=== Section Start ===

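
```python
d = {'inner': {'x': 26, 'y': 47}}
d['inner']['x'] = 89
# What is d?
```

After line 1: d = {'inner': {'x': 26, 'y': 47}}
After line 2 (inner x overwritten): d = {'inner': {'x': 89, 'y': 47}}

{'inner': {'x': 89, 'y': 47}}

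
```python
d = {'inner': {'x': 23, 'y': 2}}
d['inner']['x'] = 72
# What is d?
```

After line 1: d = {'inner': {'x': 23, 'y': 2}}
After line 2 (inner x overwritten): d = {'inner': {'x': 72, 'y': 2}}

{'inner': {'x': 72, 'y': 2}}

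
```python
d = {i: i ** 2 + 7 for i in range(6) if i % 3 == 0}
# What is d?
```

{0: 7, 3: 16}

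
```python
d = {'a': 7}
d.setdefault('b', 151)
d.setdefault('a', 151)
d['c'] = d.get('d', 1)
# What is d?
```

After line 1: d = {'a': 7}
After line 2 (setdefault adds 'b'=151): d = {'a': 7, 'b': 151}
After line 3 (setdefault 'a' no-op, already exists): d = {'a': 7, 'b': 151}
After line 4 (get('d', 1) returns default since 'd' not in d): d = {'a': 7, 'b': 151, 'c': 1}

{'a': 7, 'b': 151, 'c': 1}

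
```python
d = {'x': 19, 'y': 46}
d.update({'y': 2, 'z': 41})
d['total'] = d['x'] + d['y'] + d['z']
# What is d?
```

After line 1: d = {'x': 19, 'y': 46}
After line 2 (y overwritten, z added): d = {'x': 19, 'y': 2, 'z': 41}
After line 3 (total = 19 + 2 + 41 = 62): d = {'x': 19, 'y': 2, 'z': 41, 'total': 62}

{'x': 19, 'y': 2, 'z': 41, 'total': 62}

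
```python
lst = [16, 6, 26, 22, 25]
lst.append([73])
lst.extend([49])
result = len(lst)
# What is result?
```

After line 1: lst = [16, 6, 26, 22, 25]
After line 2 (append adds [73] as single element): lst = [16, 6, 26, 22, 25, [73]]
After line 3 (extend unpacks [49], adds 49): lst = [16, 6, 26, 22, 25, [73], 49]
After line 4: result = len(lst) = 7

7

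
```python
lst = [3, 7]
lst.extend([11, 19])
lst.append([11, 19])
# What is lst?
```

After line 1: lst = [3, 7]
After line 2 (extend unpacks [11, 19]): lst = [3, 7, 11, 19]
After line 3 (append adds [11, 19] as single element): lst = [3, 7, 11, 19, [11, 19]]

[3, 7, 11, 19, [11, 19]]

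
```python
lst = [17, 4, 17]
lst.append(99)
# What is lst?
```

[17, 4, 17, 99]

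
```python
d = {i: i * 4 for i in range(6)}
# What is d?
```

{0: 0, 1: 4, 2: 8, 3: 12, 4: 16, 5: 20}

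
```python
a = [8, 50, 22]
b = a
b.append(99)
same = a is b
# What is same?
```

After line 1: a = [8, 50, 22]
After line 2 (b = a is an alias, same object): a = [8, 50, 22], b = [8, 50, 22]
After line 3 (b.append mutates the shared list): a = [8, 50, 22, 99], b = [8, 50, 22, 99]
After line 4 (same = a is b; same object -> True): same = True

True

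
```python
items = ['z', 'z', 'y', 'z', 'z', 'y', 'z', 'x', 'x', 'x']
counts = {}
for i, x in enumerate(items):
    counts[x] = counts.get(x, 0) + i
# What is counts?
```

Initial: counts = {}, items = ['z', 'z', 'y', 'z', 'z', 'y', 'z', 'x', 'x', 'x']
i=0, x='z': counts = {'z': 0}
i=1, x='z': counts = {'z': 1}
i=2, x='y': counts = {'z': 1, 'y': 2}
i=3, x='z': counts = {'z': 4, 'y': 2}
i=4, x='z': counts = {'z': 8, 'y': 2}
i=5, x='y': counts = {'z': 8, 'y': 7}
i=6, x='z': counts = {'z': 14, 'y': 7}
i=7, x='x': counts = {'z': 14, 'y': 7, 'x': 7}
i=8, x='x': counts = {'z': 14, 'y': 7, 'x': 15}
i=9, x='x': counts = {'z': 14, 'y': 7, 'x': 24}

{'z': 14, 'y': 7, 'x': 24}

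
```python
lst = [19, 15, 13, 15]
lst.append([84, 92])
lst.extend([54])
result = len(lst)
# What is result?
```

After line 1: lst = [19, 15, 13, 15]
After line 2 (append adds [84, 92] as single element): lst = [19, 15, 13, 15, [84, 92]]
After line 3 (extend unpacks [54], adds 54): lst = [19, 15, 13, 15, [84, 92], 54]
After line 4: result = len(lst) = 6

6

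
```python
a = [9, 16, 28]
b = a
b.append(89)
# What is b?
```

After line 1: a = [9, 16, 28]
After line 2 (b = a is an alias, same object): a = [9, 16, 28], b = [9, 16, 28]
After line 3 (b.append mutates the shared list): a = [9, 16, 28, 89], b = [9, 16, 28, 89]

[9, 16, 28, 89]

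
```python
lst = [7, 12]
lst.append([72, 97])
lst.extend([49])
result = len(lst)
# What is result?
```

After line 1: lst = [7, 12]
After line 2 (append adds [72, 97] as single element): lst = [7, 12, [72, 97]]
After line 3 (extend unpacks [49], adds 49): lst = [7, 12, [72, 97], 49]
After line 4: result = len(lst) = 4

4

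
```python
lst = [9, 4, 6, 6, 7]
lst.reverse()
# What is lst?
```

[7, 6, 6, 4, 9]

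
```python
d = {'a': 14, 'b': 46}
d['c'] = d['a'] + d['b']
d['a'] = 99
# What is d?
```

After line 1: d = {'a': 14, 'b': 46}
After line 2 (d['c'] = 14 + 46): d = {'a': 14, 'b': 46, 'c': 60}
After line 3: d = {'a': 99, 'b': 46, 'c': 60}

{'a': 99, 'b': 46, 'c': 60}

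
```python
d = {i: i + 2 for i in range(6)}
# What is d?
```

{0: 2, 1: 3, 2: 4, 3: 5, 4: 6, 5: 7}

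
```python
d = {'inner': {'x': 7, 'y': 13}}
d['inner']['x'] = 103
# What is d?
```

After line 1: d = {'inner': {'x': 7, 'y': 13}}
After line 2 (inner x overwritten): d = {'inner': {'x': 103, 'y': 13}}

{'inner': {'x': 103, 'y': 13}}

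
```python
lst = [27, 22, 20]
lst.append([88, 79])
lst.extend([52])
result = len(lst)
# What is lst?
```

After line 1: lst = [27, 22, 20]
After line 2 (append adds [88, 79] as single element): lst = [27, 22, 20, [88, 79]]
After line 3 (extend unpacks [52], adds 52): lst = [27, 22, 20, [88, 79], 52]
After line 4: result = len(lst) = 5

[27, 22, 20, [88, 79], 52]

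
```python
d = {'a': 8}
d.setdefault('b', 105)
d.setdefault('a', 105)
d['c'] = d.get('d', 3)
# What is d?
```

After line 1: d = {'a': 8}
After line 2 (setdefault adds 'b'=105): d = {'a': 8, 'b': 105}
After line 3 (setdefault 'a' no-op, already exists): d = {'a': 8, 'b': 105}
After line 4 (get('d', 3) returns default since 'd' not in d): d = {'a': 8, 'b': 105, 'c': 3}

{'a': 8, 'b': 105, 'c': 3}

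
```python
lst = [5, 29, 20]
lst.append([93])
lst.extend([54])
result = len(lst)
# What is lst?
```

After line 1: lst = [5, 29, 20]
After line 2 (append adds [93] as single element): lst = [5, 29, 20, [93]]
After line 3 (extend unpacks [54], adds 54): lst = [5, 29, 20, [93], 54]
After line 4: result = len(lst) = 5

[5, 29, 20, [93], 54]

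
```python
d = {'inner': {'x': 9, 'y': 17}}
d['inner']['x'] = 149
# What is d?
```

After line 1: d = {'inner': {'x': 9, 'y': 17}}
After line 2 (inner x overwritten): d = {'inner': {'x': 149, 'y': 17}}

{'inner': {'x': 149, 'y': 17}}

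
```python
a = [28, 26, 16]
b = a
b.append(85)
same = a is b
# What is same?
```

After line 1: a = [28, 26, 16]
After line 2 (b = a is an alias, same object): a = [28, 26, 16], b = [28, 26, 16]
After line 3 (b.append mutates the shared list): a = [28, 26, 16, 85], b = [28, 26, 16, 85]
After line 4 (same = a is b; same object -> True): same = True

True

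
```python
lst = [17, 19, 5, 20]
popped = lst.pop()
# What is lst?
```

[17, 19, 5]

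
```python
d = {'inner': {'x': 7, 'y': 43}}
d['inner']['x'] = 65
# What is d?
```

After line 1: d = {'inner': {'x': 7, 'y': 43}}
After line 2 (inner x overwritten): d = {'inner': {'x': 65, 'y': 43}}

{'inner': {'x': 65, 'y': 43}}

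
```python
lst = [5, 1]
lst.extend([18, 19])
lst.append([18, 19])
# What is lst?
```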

=== Section End ===

- Exercise prompt:
Return every line holding the word "range" from the records.

- Result of the exercise:
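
d = {i: i ** 2 + 7 for i in range(6) if i % 3 == 0}
d = {i: i * 4 for i in range(6)}
d = {i: i + 2 for i in range(6)}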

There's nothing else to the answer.